* EXERCISE DESCRIPTION
Your answer should be an exact copy of the data.

* DATA FOR ANALYSIS
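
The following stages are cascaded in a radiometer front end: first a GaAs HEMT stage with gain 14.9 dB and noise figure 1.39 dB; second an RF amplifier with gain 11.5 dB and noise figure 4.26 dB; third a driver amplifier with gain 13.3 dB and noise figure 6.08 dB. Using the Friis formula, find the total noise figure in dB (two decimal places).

1.58 dB

Convert to linear (a loss of L dB is a gain of −L dB): F_i = 10^(NF_i/10), G_i = 10^(G_i,dB/10)
  Stage 1: F_1 = 10^(1.39/10) = 1.377, G_1 = 10^(14.9/10) = 30.90
  Stage 2: F_2 = 10^(4.26/10) = 2.667, G_2 = 10^(11.5/10) = 14.13
  Stage 3: F_3 = 10^(6.08/10) = 4.055, G_3 = 10^(13.3/10) = 21.38
Friis cascade:
  F = 1.377 + (2.667 − 1)/30.90 + (4.055 − 1)/436.5 = 1.438
NF = 10 log₁₀(1.438) = 1.58 dB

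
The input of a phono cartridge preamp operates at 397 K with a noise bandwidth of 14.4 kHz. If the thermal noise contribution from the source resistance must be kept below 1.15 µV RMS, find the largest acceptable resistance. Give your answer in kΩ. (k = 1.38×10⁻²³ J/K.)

4.19 kΩ

Johnson–Nyquist: V_n = √(4kTRB) ⇒ R = V_n² / (4kTB)
4kTB = 4 × 1.38×10⁻²³ × 397 × 1.44×10⁴ = 3.16×10⁻¹⁶
R = (1.15×10⁻⁶)² / 3.16×10⁻¹⁶ = 4.19×10³ Ω = 4.19 kΩ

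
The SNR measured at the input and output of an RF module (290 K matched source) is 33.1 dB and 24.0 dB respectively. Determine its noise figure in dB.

NF (dB) = SNR_in(dB) − SNR_out(dB) when the source is at T₀
NF = 33.1 − 24.0 = 9.1 dB

9.1 dB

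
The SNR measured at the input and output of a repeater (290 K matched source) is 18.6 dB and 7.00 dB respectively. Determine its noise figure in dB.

NF (dB) = SNR_in(dB) − SNR_out(dB) when the source is at T₀
NF = 18.6 − 7.00 = 11.60 dB

11.60 dB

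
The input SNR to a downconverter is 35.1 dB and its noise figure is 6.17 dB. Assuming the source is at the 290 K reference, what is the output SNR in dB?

28.93 dB

By definition F = SNR_in/SNR_out, so in dB: SNR_out = SNR_in − NF
SNR_out = 35.1 − 6.17 = 28.93 dB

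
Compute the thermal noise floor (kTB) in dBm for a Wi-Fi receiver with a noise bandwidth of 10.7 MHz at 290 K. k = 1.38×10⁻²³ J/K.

P_n = kTB = 1.38×10⁻²³ × 290 × 1.07×10⁷ = 4.28×10⁻¹⁴ W
In dBm: 10 log₁₀(4.28×10⁻¹⁴ / 10⁻³) = −103.7 dBm

−103.7 dBm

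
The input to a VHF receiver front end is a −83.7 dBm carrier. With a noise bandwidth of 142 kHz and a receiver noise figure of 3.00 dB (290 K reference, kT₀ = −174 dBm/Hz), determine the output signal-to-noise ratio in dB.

35.8 dB

Noise floor: N = −174 + 10 log₁₀(B) + NF
10 log₁₀(1.42×10⁵) = 51.52 dB
N = −174 + 51.52 + 3.00 = −119.48 dBm
SNR = P_sig − N = −83.7 − (−119.48) = 35.78 dB → 35.8 dB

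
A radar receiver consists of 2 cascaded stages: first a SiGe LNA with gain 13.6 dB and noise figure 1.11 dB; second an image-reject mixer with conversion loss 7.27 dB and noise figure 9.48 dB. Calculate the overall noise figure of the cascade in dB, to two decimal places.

2.13 dB

Convert to linear (a loss of L dB is a gain of −L dB): F_i = 10^(NF_i/10), G_i = 10^(G_i,dB/10)
  Stage 1: F_1 = 10^(1.11/10) = 1.291, G_1 = 10^(13.6/10) = 22.91
  Stage 2: F_2 = 10^(9.48/10) = 8.872, G_2 = 10^(−7.27/10) = 0.1875
Friis cascade:
  F = 1.291 + (8.872 − 1)/22.91 = 1.635
NF = 10 log₁₀(1.635) = 2.13 dB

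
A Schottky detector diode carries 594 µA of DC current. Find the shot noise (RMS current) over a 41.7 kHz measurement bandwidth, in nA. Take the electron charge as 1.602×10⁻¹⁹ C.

I_n = √(2qI·B)
2qI·B = 2 × 1.602×10⁻¹⁹ × 5.94×10⁻⁴ × 4.17×10⁴ = 7.94×10⁻¹⁸ A²
I_n = √(7.94×10⁻¹⁸) = 2.82×10⁻⁹ A = 2.82 nA

2.82 nA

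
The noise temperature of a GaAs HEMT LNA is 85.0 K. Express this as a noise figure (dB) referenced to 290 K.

1.12 dB

F = 1 + T_e/T₀ = 1 + 85.0/290 = 1.2931
NF = 10 log₁₀(1.2931) = 1.12 dB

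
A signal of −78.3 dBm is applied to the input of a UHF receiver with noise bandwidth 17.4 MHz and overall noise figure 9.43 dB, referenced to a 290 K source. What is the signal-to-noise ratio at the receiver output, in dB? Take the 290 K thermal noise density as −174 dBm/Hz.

Noise floor: N = −174 + 10 log₁₀(B) + NF
10 log₁₀(1.74×10⁷) = 72.41 dB
N = −174 + 72.41 + 9.43 = −92.16 dBm
SNR = P_sig − N = −78.3 − (−92.16) = 13.86 dB → 13.9 dB

13.9 dB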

* WRITTEN RESPONSE
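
The following stages are cascaded in a radiometer front end: first a GaAs HEMT stage with gain 14.9 dB and noise figure 1.39 dB; second an RF amplifier with gain 11.5 dB and noise figure 4.26 dB; third a driver amplifier with gain 13.3 dB and noise figure 6.08 dB. Using the Friis formula, find the total noise figure in dB (two decimal places).

1.58 dB

Convert to linear (a loss of L dB is a gain of −L dB): F_i = 10^(NF_i/10), G_i = 10^(G_i,dB/10)
  Stage 1: F_1 = 10^(1.39/10) = 1.377, G_1 = 10^(14.9/10) = 30.90
  Stage 2: F_2 = 10^(4.26/10) = 2.667, G_2 = 10^(11.5/10) = 14.13
  Stage 3: F_3 = 10^(6.08/10) = 4.055, G_3 = 10^(13.3/10) = 21.38
Friis cascade:
  F = 1.377 + (2.667 − 1)/30.90 + (4.055 − 1)/436.5 = 1.438
NF = 10 log₁₀(1.438) = 1.58 dB

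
The input of a phono cartridge preamp operates at 397 K with a noise bandwidth of 14.4 kHz. If the thermal noise contribution from the source resistance must be kept below 1.15 µV RMS, find the largest acceptable resistance. Give your answer in kΩ. (k = 1.38×10⁻²³ J/K.)

4.19 kΩ

Johnson–Nyquist: V_n = √(4kTRB) ⇒ R = V_n² / (4kTB)
4kTB = 4 × 1.38×10⁻²³ × 397 × 1.44×10⁴ = 3.16×10⁻¹⁶
R = (1.15×10⁻⁶)² / 3.16×10⁻¹⁶ = 4.19×10³ Ω = 4.19 kΩ

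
The SNR measured at the input and output of an RF module (290 K matched source) is 33.1 dB and 24.0 dB respectively. Determine its noise figure in dB.

NF (dB) = SNR_in(dB) − SNR_out(dB) when the source is at T₀
NF = 33.1 − 24.0 = 9.1 dB

9.1 dB

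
The SNR measured at the input and output of a repeater (290 K matched source) is 18.6 dB and 7.00 dB respectively. Determine its noise figure in dB.

NF (dB) = SNR_in(dB) − SNR_out(dB) when the source is at T₀
NF = 18.6 − 7.00 = 11.60 dB

11.60 dB

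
The input SNR to a downconverter is 35.1 dB and its noise figure is 6.17 dB. Assuming the source is at the 290 K reference, what is the output SNR in dB?

28.93 dB

By definition F = SNR_in/SNR_out, so in dB: SNR_out = SNR_in − NF
SNR_out = 35.1 − 6.17 = 28.93 dB

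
Compute the thermal noise floor (kTB) in dBm for a Wi-Fi receiver with a noise bandwidth of 10.7 MHz at 290 K. k = 1.38×10⁻²³ J/K.

P_n = kTB = 1.38×10⁻²³ × 290 × 1.07×10⁷ = 4.28×10⁻¹⁴ W
In dBm: 10 log₁₀(4.28×10⁻¹⁴ / 10⁻³) = −103.7 dBm

−103.7 dBm

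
The input to a VHF receiver front end is a −83.7 dBm carrier. With a noise bandwidth of 142 kHz and a receiver noise figure of 3.00 dB (290 K reference, kT₀ = −174 dBm/Hz), determine the output signal-to-noise ratio in dB.

35.8 dB

Noise floor: N = −174 + 10 log₁₀(B) + NF
10 log₁₀(1.42×10⁵) = 51.52 dB
N = −174 + 51.52 + 3.00 = −119.48 dBm
SNR = P_sig − N = −83.7 − (−119.48) = 35.78 dB → 35.8 dB

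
A radar receiver consists of 2 cascaded stages: first a SiGe LNA with gain 13.6 dB and noise figure 1.11 dB; second an image-reject mixer with conversion loss 7.27 dB and noise figure 9.48 dB. Calculate the overall noise figure of the cascade in dB, to two decimal places.

2.13 dB

Convert to linear (a loss of L dB is a gain of −L dB): F_i = 10^(NF_i/10), G_i = 10^(G_i,dB/10)
  Stage 1: F_1 = 10^(1.11/10) = 1.291, G_1 = 10^(13.6/10) = 22.91
  Stage 2: F_2 = 10^(9.48/10) = 8.872, G_2 = 10^(−7.27/10) = 0.1875
Friis cascade:
  F = 1.291 + (8.872 − 1)/22.91 = 1.635
NF = 10 log₁₀(1.635) = 2.13 dB

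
A Schottky detector diode carries 594 µA of DC current. Find the shot noise (RMS current) over a 41.7 kHz measurement bandwidth, in nA. Take the electron charge as 1.602×10⁻¹⁹ C.

I_n = √(2qI·B)
2qI·B = 2 × 1.602×10⁻¹⁹ × 5.94×10⁻⁴ × 4.17×10⁴ = 7.94×10⁻¹⁸ A²
I_n = √(7.94×10⁻¹⁸) = 2.82×10⁻⁹ A = 2.82 nA

2.82 nA

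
The noise temperature of a GaAs HEMT LNA is 85.0 K. Express this as a noise figure (dB) referenced to 290 K.

1.12 dB

F = 1 + T_e/T₀ = 1 + 85.0/290 = 1.2931
NF = 10 log₁₀(1.2931) = 1.12 dB

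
A signal of −78.3 dBm is applied to the input of a UHF receiver with noise bandwidth 17.4 MHz and overall noise figure 9.43 dB, referenced to a 290 K source. What is the signal-to-noise ratio at the receiver output, in dB? Take the 290 K thermal noise density as −174 dBm/Hz.

Noise floor: N = −174 + 10 log₁₀(B) + NF
10 log₁₀(1.74×10⁷) = 72.41 dB
N = −174 + 72.41 + 9.43 = −92.16 dBm
SNR = P_sig − N = −78.3 − (−92.16) = 13.86 dB → 13.9 dB

13.9 dB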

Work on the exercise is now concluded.